__EXCERPTED RECORDS__
━━━━━━━━━━━━━━━━

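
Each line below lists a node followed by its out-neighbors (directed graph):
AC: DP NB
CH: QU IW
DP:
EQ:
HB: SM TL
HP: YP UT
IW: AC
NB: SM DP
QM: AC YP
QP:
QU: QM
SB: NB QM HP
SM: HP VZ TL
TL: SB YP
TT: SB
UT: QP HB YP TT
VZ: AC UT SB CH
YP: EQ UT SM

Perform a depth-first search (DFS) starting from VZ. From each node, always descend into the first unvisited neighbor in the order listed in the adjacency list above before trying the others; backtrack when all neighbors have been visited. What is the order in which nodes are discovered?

VZ → AC → DP → NB → SM → HP → YP → EQ → UT → QP → HB → TL → SB → QM → TT → CH → QU → IW

Visit VZ
VZ → AC
AC → DP
AC → NB
NB → SM
SM → HP
HP → YP
YP → EQ
YP → UT
UT → QP
UT → HB
HB → TL
TL → SB
SB → QM
UT → TT
VZ → CH
CH → QU
CH → IW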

━━━━━━━━━━━━━━━━

__WORK REQUIRED__
Start to finish, copy the material out exactly.

__EXERCISE RESULT__
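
Each line below lists a node followed by its out-neighbors (directed graph):
AC: DP NB
CH: QU IW
DP:
EQ:
HB: SM TL
HP: YP UT
IW: AC
NB: SM DP
QM: AC YP
QP:
QU: QM
SB: NB QM HP
SM: HP VZ TL
TL: SB YP
TT: SB
UT: QP HB YP TT
VZ: AC UT SB CH
YP: EQ UT SM

Perform a depth-first search (DFS) starting from VZ. From each node, always descend into the first unvisited neighbor in the order listed in the adjacency list above before trying the others; backtrack when all neighbors have been visited. What is the order in which nodes are discovered?

VZ → AC → DP → NB → SM → HP → YP → EQ → UT → QP → HB → TL → SB → QM → TT → CH → QU → IW

Visit VZ
VZ → AC
AC → DP
AC → NB
NB → SM
SM → HP
HP → YP
YP → EQ
YP → UT
UT → QP
UT → HB
HB → TL
TL → SB
SB → QM
UT → TT
VZ → CH
CH → QU
CH → IW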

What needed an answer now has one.